» **WHAT IS EXPECTED**: Output the records that follow exactly as they are written.

» **RECORDED DATA**:
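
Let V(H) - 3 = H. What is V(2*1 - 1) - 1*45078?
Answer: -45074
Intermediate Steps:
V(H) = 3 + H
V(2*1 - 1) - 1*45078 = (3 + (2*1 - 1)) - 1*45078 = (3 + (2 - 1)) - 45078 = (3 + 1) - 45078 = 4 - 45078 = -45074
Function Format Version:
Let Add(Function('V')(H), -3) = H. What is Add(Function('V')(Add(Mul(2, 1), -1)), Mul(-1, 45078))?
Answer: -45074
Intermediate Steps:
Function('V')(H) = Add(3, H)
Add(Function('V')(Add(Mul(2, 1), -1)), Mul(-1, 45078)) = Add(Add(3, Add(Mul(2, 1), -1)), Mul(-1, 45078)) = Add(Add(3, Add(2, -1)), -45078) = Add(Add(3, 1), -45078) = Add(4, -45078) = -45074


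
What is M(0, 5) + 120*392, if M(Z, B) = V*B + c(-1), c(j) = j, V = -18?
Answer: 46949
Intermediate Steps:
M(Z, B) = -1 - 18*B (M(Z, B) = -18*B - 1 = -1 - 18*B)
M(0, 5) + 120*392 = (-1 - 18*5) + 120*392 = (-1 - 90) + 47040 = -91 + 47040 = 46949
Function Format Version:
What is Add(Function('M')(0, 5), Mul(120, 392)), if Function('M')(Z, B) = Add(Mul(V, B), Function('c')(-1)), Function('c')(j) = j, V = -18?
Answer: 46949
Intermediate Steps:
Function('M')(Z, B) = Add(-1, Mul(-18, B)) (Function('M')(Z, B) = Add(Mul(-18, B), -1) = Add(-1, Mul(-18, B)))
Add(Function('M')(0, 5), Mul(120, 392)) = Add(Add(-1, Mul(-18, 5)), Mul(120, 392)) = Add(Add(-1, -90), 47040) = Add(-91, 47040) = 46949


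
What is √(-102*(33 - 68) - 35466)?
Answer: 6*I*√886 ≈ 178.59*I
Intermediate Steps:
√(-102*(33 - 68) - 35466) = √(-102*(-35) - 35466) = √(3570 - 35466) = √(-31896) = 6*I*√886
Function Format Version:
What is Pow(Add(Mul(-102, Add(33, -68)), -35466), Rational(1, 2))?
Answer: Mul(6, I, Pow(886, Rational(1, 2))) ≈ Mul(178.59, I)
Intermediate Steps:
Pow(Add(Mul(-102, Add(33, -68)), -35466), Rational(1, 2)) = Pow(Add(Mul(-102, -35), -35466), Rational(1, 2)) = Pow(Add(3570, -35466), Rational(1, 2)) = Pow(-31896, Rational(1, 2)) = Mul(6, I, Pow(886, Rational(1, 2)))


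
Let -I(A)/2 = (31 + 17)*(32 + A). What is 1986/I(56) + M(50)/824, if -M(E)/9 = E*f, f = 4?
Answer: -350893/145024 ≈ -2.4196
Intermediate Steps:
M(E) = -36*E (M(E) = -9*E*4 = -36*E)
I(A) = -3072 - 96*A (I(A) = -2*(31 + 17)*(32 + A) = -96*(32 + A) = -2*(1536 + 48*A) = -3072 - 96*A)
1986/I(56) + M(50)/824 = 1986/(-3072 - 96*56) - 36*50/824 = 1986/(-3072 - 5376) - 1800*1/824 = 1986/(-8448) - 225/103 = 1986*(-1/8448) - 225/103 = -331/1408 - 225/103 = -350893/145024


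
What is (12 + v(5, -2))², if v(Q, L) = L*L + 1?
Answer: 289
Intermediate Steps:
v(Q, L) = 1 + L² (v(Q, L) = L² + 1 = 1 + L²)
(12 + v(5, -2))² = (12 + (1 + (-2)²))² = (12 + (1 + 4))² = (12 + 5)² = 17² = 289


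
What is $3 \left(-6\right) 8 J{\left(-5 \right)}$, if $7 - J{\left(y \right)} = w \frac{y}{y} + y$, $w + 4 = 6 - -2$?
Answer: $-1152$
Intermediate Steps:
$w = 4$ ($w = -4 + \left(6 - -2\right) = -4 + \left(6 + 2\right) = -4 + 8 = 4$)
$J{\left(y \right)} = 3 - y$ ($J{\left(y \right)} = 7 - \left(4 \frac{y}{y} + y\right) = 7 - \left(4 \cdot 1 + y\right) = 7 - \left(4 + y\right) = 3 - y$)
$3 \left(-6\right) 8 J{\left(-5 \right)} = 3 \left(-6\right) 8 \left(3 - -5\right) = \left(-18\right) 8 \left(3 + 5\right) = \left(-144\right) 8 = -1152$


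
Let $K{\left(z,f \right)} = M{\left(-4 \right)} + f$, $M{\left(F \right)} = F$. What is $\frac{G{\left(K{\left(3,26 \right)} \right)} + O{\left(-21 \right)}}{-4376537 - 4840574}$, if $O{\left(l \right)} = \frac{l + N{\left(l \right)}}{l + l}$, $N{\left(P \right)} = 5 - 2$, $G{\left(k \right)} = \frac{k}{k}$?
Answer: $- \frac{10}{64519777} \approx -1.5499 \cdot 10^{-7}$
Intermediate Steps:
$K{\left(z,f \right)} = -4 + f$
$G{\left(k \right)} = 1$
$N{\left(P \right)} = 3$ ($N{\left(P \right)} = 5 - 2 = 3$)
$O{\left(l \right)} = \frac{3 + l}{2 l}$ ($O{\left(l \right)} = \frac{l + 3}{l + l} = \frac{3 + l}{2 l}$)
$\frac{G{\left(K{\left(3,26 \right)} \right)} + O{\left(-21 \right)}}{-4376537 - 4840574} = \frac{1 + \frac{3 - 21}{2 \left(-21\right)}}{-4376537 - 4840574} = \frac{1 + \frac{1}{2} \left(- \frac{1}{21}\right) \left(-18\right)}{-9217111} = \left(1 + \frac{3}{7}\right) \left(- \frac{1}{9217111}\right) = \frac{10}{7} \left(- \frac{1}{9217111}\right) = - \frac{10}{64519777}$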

» **RESULT**:
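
Let V(H) - 3 = H. What is V(2*1 - 1) - 1*45078?
Answer: -45074
Intermediate Steps:
V(H) = 3 + H
V(2*1 - 1) - 1*45078 = (3 + (2*1 - 1)) - 1*45078 = (3 + (2 - 1)) - 45078 = (3 + 1) - 45078 = 4 - 45078 = -45074
Function Format Version:
Let Add(Function('V')(H), -3) = H. What is Add(Function('V')(Add(Mul(2, 1), -1)), Mul(-1, 45078))?
Answer: -45074
Intermediate Steps:
Function('V')(H) = Add(3, H)
Add(Function('V')(Add(Mul(2, 1), -1)), Mul(-1, 45078)) = Add(Add(3, Add(Mul(2, 1), -1)), Mul(-1, 45078)) = Add(Add(3, Add(2, -1)), -45078) = Add(Add(3, 1), -45078) = Add(4, -45078) = -45074


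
What is M(0, 5) + 120*392, if M(Z, B) = V*B + c(-1), c(j) = j, V = -18?
Answer: 46949
Intermediate Steps:
M(Z, B) = -1 - 18*B (M(Z, B) = -18*B - 1 = -1 - 18*B)
M(0, 5) + 120*392 = (-1 - 18*5) + 120*392 = (-1 - 90) + 47040 = -91 + 47040 = 46949
Function Format Version:
What is Add(Function('M')(0, 5), Mul(120, 392)), if Function('M')(Z, B) = Add(Mul(V, B), Function('c')(-1)), Function('c')(j) = j, V = -18?
Answer: 46949
Intermediate Steps:
Function('M')(Z, B) = Add(-1, Mul(-18, B)) (Function('M')(Z, B) = Add(Mul(-18, B), -1) = Add(-1, Mul(-18, B)))
Add(Function('M')(0, 5), Mul(120, 392)) = Add(Add(-1, Mul(-18, 5)), Mul(120, 392)) = Add(Add(-1, -90), 47040) = Add(-91, 47040) = 46949


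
What is √(-102*(33 - 68) - 35466)?
Answer: 6*I*√886 ≈ 178.59*I
Intermediate Steps:
√(-102*(33 - 68) - 35466) = √(-102*(-35) - 35466) = √(3570 - 35466) = √(-31896) = 6*I*√886
Function Format Version:
What is Pow(Add(Mul(-102, Add(33, -68)), -35466), Rational(1, 2))?
Answer: Mul(6, I, Pow(886, Rational(1, 2))) ≈ Mul(178.59, I)
Intermediate Steps:
Pow(Add(Mul(-102, Add(33, -68)), -35466), Rational(1, 2)) = Pow(Add(Mul(-102, -35), -35466), Rational(1, 2)) = Pow(Add(3570, -35466), Rational(1, 2)) = Pow(-31896, Rational(1, 2)) = Mul(6, I, Pow(886, Rational(1, 2)))


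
Let -I(A)/2 = (31 + 17)*(32 + A). What is 1986/I(56) + M(50)/824, if -M(E)/9 = E*f, f = 4?
Answer: -350893/145024 ≈ -2.4196
Intermediate Steps:
M(E) = -36*E (M(E) = -9*E*4 = -36*E)
I(A) = -3072 - 96*A (I(A) = -2*(31 + 17)*(32 + A) = -96*(32 + A) = -2*(1536 + 48*A) = -3072 - 96*A)
1986/I(56) + M(50)/824 = 1986/(-3072 - 96*56) - 36*50/824 = 1986/(-3072 - 5376) - 1800*1/824 = 1986/(-8448) - 225/103 = 1986*(-1/8448) - 225/103 = -331/1408 - 225/103 = -350893/145024


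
What is (12 + v(5, -2))², if v(Q, L) = L*L + 1?
Answer: 289
Intermediate Steps:
v(Q, L) = 1 + L² (v(Q, L) = L² + 1 = 1 + L²)
(12 + v(5, -2))² = (12 + (1 + (-2)²))² = (12 + (1 + 4))² = (12 + 5)² = 17² = 289


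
What is $3 \left(-6\right) 8 J{\left(-5 \right)}$, if $7 - J{\left(y \right)} = w \frac{y}{y} + y$, $w + 4 = 6 - -2$?
Answer: $-1152$
Intermediate Steps:
$w = 4$ ($w = -4 + \left(6 - -2\right) = -4 + \left(6 + 2\right) = -4 + 8 = 4$)
$J{\left(y \right)} = 3 - y$ ($J{\left(y \right)} = 7 - \left(4 \frac{y}{y} + y\right) = 7 - \left(4 \cdot 1 + y\right) = 7 - \left(4 + y\right) = 3 - y$)
$3 \left(-6\right) 8 J{\left(-5 \right)} = 3 \left(-6\right) 8 \left(3 - -5\right) = \left(-18\right) 8 \left(3 + 5\right) = \left(-144\right) 8 = -1152$


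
Let $K{\left(z,f \right)} = M{\left(-4 \right)} + f$, $M{\left(F \right)} = F$. What is $\frac{G{\left(K{\left(3,26 \right)} \right)} + O{\left(-21 \right)}}{-4376537 - 4840574}$, if $O{\left(l \right)} = \frac{l + N{\left(l \right)}}{l + l}$, $N{\left(P \right)} = 5 - 2$, $G{\left(k \right)} = \frac{k}{k}$?
Answer: $- \frac{10}{64519777} \approx -1.5499 \cdot 10^{-7}$
Intermediate Steps:
$K{\left(z,f \right)} = -4 + f$
$G{\left(k \right)} = 1$
$N{\left(P \right)} = 3$ ($N{\left(P \right)} = 5 - 2 = 3$)
$O{\left(l \right)} = \frac{3 + l}{2 l}$ ($O{\left(l \right)} = \frac{l + 3}{l + l} = \frac{3 + l}{2 l}$)
$\frac{G{\left(K{\left(3,26 \right)} \right)} + O{\left(-21 \right)}}{-4376537 - 4840574} = \frac{1 + \frac{3 - 21}{2 \left(-21\right)}}{-4376537 - 4840574} = \frac{1 + \frac{1}{2} \left(- \frac{1}{21}\right) \left(-18\right)}{-9217111} = \left(1 + \frac{3}{7}\right) \left(- \frac{1}{9217111}\right) = \frac{10}{7} \left(- \frac{1}{9217111}\right) = - \frac{10}{64519777}$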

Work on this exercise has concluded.